> [Supplied material]
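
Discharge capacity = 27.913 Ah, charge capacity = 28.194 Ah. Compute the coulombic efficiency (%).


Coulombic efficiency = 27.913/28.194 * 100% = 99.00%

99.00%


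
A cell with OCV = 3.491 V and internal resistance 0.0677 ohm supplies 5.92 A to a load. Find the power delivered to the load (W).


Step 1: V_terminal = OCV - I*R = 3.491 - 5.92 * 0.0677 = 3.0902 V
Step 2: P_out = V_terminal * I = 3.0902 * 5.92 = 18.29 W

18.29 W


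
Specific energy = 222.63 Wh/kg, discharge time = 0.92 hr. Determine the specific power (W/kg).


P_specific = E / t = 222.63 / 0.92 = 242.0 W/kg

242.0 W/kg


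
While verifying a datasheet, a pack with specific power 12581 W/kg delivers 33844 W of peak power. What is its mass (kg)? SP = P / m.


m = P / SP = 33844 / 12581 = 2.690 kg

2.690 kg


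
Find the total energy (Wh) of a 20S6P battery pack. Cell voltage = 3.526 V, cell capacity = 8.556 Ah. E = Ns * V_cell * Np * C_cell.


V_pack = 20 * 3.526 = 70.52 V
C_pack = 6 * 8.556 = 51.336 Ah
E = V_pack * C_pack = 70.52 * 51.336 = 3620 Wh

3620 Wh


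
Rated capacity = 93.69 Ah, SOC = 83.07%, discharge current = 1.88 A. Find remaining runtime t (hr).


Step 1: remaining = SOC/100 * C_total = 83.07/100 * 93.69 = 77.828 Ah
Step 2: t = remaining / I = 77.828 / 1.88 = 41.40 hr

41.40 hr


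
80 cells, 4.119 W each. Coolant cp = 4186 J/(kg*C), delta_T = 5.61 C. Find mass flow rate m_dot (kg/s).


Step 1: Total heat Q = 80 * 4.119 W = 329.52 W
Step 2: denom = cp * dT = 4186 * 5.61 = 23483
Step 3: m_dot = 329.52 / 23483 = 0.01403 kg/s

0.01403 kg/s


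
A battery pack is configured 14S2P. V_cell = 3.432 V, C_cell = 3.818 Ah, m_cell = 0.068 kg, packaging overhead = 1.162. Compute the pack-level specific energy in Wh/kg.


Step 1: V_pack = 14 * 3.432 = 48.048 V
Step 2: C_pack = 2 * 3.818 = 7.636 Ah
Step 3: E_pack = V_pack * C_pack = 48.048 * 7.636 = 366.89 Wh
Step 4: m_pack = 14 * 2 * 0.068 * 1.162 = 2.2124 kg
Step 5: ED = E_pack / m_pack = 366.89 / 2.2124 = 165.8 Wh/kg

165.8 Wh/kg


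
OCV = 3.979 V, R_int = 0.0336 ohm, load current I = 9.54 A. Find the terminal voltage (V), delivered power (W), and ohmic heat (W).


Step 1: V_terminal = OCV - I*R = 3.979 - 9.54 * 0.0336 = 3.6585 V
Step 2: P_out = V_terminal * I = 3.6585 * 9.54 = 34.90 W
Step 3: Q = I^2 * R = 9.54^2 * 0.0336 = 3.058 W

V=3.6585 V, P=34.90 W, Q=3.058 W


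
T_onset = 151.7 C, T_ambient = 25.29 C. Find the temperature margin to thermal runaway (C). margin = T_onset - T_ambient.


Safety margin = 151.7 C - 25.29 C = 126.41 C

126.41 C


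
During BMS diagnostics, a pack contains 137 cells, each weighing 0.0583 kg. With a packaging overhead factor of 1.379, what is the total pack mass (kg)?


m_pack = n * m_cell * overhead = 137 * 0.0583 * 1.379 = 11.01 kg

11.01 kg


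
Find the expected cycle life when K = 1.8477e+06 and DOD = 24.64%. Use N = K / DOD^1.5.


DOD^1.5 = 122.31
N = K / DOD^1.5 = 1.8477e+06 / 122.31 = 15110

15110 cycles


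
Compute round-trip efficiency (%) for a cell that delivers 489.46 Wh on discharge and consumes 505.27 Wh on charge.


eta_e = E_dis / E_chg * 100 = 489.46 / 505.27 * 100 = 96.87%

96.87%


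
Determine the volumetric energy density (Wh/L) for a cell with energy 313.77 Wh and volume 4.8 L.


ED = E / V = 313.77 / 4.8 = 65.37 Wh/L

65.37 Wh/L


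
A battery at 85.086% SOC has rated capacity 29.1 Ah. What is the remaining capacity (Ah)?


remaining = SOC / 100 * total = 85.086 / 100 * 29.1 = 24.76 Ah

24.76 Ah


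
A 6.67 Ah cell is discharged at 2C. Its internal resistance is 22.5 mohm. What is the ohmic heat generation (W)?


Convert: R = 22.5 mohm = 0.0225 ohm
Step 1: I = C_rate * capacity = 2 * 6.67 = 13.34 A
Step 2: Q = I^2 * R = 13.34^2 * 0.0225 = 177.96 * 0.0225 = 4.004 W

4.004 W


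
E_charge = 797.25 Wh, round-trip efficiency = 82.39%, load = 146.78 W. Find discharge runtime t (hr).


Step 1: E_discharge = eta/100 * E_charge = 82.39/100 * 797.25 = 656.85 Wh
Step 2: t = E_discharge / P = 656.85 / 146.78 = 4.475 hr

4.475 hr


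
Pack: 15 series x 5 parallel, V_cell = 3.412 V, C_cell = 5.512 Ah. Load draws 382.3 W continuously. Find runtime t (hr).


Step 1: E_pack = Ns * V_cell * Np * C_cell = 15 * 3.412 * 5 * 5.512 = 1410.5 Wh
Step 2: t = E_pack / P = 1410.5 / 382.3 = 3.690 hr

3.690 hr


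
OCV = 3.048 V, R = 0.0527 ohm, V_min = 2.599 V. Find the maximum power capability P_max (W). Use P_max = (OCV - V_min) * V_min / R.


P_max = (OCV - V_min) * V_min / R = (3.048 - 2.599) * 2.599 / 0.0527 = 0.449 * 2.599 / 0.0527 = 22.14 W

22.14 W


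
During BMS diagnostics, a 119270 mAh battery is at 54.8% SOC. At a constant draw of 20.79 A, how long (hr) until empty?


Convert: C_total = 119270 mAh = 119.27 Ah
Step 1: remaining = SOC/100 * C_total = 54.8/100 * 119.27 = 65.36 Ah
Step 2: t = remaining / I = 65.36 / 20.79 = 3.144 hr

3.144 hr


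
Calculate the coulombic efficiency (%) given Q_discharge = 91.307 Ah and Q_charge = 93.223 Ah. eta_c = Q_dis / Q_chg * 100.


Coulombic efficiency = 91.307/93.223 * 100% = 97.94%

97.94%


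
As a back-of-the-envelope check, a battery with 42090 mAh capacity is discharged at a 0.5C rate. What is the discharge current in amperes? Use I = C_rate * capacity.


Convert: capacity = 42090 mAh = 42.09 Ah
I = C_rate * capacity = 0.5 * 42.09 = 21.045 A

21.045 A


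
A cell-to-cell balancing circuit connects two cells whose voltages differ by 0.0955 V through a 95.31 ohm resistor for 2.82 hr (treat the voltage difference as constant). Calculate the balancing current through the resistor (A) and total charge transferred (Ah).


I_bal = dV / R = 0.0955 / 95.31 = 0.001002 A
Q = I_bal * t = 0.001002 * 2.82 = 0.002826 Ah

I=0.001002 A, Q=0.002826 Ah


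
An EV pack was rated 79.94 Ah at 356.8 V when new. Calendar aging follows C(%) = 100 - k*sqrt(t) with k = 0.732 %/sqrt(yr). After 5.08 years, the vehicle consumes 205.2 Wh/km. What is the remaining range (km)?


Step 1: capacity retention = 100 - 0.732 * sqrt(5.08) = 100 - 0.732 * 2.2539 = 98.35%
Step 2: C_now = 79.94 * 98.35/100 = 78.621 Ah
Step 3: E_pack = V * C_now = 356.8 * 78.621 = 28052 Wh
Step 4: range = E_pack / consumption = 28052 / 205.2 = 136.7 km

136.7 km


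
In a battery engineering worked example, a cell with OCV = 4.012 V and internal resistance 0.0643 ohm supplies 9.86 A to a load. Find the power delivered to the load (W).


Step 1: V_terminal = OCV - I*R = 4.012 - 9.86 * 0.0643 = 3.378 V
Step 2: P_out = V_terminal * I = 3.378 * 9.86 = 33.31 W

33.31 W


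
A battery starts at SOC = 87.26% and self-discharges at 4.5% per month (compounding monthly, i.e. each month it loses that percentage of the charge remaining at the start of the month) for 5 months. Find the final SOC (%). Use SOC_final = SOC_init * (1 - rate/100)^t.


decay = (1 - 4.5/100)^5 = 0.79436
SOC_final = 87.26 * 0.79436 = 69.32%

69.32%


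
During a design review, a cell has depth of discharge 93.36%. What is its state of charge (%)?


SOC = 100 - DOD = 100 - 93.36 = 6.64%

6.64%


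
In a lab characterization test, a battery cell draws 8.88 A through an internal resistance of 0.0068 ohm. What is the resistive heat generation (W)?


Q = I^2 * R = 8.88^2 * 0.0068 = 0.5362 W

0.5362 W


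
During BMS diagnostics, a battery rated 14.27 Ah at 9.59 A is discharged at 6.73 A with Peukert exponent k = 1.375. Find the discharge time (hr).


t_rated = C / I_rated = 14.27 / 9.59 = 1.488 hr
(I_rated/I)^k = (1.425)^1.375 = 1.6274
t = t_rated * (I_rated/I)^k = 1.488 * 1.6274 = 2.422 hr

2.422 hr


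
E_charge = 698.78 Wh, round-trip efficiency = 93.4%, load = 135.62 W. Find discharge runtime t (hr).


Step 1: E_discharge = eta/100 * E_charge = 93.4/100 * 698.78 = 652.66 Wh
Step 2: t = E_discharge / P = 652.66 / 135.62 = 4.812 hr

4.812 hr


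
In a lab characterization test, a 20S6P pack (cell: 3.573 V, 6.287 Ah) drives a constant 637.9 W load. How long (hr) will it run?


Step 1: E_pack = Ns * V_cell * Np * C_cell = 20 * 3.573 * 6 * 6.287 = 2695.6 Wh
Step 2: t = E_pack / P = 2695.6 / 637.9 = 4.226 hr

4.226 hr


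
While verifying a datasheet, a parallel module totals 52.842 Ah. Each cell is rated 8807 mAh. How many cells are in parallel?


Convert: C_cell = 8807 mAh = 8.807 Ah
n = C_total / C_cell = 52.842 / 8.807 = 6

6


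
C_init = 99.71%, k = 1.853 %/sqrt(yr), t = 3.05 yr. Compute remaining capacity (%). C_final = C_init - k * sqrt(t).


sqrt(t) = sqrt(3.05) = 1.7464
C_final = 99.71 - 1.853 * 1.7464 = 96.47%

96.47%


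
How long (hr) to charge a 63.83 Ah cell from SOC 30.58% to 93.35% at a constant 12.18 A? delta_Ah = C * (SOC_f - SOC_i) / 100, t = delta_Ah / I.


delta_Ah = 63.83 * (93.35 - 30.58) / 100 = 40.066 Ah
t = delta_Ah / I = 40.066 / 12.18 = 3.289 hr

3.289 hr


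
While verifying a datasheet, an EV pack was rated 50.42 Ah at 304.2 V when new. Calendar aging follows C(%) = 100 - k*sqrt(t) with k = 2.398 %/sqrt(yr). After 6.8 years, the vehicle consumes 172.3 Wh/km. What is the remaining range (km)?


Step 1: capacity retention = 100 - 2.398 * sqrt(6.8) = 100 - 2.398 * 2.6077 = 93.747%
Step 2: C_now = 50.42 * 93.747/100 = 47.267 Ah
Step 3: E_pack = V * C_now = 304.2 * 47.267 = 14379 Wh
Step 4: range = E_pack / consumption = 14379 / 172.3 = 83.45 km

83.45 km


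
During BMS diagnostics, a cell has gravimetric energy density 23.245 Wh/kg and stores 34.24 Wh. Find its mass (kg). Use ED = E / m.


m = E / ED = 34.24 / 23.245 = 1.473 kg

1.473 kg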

> [Requirement] Please restate word for word only the lines from the one with "How long (hr) to" through the final line of the listing above, both of them included.

> [Task response]
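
How long (hr) to charge a 63.83 Ah cell from SOC 30.58% to 93.35% at a constant 12.18 A? delta_Ah = C * (SOC_f - SOC_i) / 100, t = delta_Ah / I.


delta_Ah = 63.83 * (93.35 - 30.58) / 100 = 40.066 Ah
t = delta_Ah / I = 40.066 / 12.18 = 3.289 hr

3.289 hr


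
While verifying a datasheet, an EV pack was rated 50.42 Ah at 304.2 V when new. Calendar aging follows C(%) = 100 - k*sqrt(t) with k = 2.398 %/sqrt(yr). After 6.8 years, the vehicle consumes 172.3 Wh/km. What is the remaining range (km)?


Step 1: capacity retention = 100 - 2.398 * sqrt(6.8) = 100 - 2.398 * 2.6077 = 93.747%
Step 2: C_now = 50.42 * 93.747/100 = 47.267 Ah
Step 3: E_pack = V * C_now = 304.2 * 47.267 = 14379 Wh
Step 4: range = E_pack / consumption = 14379 / 172.3 = 83.45 km

83.45 km


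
During BMS diagnostics, a cell has gravimetric energy density 23.245 Wh/kg and stores 34.24 Wh. Find its mass (kg). Use ED = E / m.


m = E / ED = 34.24 / 23.245 = 1.473 kg

1.473 kg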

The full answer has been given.